What the task requires: Return verbatim the run of lines that opens with the line holding "Starting from x_0" and closes with the last line of the records.

Supplied information:
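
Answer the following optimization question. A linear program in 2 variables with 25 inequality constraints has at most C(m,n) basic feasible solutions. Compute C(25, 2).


Each vertex corresponds to some choice of n active constraints out of m, so the number of vertices is at most C(m, n) = m! / (n!(m-n)!).
m = 25, n = 2
Numerator: 25 * 24
Denominator: 2! = 2
C(25, 2) = 300


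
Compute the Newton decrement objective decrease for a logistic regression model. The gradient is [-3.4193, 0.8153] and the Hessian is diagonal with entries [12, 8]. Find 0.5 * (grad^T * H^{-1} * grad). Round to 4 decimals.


Step 1: H is diagonal, so H^(-1) * g = [-0.2849, 0.1019].
Step 2: g^T H^(-1) g = sum_i g_i^2 / H_ii
  = (-3.4193)^2/12 + (0.8153)^2/8
  = 0.9743 + 0.0831 = 1.0574
Step 3: Objective decrease = 0.5 * g^T H^(-1) g = 0.5287


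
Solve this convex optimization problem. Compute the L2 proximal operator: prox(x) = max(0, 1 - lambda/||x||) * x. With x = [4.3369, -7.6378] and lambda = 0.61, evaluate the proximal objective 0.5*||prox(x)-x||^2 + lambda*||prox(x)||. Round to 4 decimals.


Step 1: Compute ||x||.
||x|| = 8.7832
Step 2: Compute scaling factor.
scale = max(0, 1 - 0.61/8.7832) = 0.9305
Step 3: prox(x) = [4.0357, -7.1073]
||prox(x)|| = 8.1732
Step 4: Proximal objective.
0.5*||prox-x||^2 = 0.1861
lambda*||prox|| = 4.9857
Total = 5.1717


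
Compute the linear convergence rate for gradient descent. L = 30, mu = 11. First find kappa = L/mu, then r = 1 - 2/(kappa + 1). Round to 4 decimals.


Step 1: Compute the condition number.
kappa = L/mu = 30/11 = 2.7273
Step 2: Compute the convergence rate.
r = 1 - 2/(kappa + 1) = 1 - 2*mu/(L + mu) = (L - mu)/(L + mu) = 19/41 = 0.4634


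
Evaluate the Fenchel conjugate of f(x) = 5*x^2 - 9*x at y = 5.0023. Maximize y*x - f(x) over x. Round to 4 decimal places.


f*(y) = sup_x {y*x - a*x^2 - b*x} = sup_x {(y-b)*x - a*x^2}
FOC: (y - b) - 2a*x = 0 => x* = (y - b)/(2a)
x* = (5.0023 + 9)/(2*5) = 1.4002
f*(5.0023) = (y-b)^2/(4a) = (5.0023 + 9)^2/(4*5)
= 196.0644/20 = 9.8032


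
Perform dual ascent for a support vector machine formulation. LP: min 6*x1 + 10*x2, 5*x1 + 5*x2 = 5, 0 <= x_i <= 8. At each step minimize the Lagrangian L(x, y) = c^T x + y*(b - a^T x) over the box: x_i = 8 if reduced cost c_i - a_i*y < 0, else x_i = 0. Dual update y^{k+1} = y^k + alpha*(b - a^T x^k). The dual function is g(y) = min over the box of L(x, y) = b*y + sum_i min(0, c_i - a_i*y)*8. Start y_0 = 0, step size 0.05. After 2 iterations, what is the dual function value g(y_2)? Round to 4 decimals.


Dual ascent for LP: min 6*x1 + 10*x2, 5*x1 + 5*x2 = 5, 0 <= x_i <= 8
Step 1: y^k = 0.0, reduced costs: (6.0, 10.0)
  x^k = (0.0, 0.0), subgradient = b - a^T x = 5.0
  y^{k+1} = 0.0 + 0.05*5.0 = 0.25
Step 2: y^k = 0.25, reduced costs: (4.75, 8.75)
  x^k = (0.0, 0.0), subgradient = b - a^T x = 5.0
  y^{k+1} = 0.25 + 0.05*5.0 = 0.5
Dual objective at y_2 = 0.5: reduced costs (3.5, 7.5), box minimizer x = (0.0, 0.0)
g(y_2) = b*y + (c1 - a1*y)*x1 + (c2 - a2*y)*x2 = 5*0.5 + 3.5*0.0 + 7.5*0.0 = 2.5 + 0.0 + 0.0 = 2.5


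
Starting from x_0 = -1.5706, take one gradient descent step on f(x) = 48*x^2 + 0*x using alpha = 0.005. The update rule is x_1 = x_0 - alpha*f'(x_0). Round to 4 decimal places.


We compute the gradient at x_0 and apply the update.
f'(x) = 96*x + 0
f'(-1.5706) = 96*-1.5706 + 0 = -150.7776
x_1 = -1.5706 - 0.005*-150.7776 = -0.8167


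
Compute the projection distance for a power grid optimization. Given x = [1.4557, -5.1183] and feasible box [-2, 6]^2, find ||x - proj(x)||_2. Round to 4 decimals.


Project each component onto [-2, 6].
clip(1.4557) = 1.4557, clip(-5.1183) = -2.0
Projection = [1.4557, -2.0]
Squared diffs: [0.0, 9.7238]
Distance = sqrt(9.7238) = 3.1183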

Response:
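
Starting from x_0 = -1.5706, take one gradient descent step on f(x) = 48*x^2 + 0*x using alpha = 0.005. The update rule is x_1 = x_0 - alpha*f'(x_0). Round to 4 decimal places.


We compute the gradient at x_0 and apply the update.
f'(x) = 96*x + 0
f'(-1.5706) = 96*-1.5706 + 0 = -150.7776
x_1 = -1.5706 - 0.005*-150.7776 = -0.8167


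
Compute the projection distance for a power grid optimization. Given x = [1.4557, -5.1183] and feasible box [-2, 6]^2, find ||x - proj(x)||_2. Round to 4 decimals.


Project each component onto [-2, 6].
clip(1.4557) = 1.4557, clip(-5.1183) = -2.0
Projection = [1.4557, -2.0]
Squared diffs: [0.0, 9.7238]
Distance = sqrt(9.7238) = 3.1183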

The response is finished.